Items from a dataset:
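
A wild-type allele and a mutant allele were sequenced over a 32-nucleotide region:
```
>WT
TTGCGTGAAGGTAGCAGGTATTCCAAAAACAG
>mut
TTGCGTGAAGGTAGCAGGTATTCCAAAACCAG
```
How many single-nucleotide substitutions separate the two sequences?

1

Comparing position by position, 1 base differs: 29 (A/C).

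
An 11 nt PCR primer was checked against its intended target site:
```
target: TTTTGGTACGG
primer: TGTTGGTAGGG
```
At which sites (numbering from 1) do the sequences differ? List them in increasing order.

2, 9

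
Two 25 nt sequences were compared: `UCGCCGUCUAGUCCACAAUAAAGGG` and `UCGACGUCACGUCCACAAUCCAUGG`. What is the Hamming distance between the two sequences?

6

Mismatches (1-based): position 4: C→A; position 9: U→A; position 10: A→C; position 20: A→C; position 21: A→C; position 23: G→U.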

TASK DESCRIPTION: Word for word, repeat the records above.

RESPONSE TO THIS EXERCISE:
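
A wild-type allele and a mutant allele were sequenced over a 32-nucleotide region:
```
>WT
TTGCGTGAAGGTAGCAGGTATTCCAAAAACAG
>mut
TTGCGTGAAGGTAGCAGGTATTCCAAAACCAG
```
How many single-nucleotide substitutions separate the two sequences?

1

Comparing position by position, 1 base differs: 29 (A/C).

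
An 11 nt PCR primer was checked against its intended target site:
```
target: TTTTGGTACGG
primer: TGTTGGTAGGG
```
At which sites (numbering from 1) do the sequences differ? List them in increasing order.

2, 9

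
Two 25 nt sequences were compared: `UCGCCGUCUAGUCCACAAUAAAGGG` and `UCGACGUCACGUCCACAAUCCAUGG`. What is the Hamming distance between the two sequences?

6

Mismatches (1-based): position 4: C→A; position 9: U→A; position 10: A→C; position 20: A→C; position 21: A→C; position 23: G→U.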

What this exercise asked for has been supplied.